### WHAT THE TASK ASKS
Reply only with how many lines below contain "Oakfield".

### RECORDED DATA
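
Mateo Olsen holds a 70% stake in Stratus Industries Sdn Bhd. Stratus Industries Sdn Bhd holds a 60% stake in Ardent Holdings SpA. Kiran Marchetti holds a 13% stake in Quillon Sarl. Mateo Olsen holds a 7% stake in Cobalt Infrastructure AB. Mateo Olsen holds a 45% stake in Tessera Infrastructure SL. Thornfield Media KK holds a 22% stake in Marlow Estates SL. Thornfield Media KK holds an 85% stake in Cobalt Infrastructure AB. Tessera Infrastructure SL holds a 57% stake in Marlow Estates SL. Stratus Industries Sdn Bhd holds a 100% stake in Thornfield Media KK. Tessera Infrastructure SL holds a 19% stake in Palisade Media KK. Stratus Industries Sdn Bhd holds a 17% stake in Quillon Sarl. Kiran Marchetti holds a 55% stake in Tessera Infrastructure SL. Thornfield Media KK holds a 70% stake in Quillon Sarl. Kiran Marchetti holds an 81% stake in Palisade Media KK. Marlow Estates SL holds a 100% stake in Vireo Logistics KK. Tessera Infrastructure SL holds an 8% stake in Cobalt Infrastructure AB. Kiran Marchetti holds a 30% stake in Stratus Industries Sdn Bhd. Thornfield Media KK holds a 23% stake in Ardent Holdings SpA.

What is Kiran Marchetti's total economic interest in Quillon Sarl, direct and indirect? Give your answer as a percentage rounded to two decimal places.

39.10%

Kiran reaches Quillon along 3 paths.
Direct stake: 13% = 13%.
Via Stratus → Thornfield: 30% × 100% × 70% = 21%.
Via Stratus: 30% × 17% = 5.1%.
Total: 13% + 21% + 5.1% = 39.1%.
Rounded: 39.10%.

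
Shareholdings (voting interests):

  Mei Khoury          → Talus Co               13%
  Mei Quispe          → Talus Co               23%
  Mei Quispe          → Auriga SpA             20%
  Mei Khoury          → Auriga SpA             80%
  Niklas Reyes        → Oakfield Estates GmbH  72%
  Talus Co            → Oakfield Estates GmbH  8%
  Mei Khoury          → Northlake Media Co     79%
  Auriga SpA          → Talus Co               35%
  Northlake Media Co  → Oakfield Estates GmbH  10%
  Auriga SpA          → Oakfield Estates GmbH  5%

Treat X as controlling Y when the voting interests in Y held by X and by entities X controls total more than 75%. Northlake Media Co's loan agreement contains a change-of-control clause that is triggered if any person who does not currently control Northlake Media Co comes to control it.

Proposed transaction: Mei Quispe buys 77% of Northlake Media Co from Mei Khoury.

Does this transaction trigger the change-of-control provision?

Yes

The purchase adds only to Mei Quispe's holdings (Mei Khoury's stake shrinks), so Mei Quispe is the only person who could newly come to control Northlake.
Mei Quispe's largest direct stake is 23% in Talus, which does not meet the threshold, so Mei Quispe controls no company.
Neither Mei Quispe nor any entity Mei Quispe controls holds any voting interest in Northlake.
So before the transaction, Mei Quispe does not control Northlake.
After the purchase, Mei Quispe holds 77% of Northlake directly, and Mei Khoury's stake falls to 2%.
Mei Quispe holds 77% of Northlake, so Mei Quispe controls Northlake.
Mei Quispe did not control Northlake before and does after, so the clause is triggered.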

### SOLUTION FOR THIS PROBLEM
4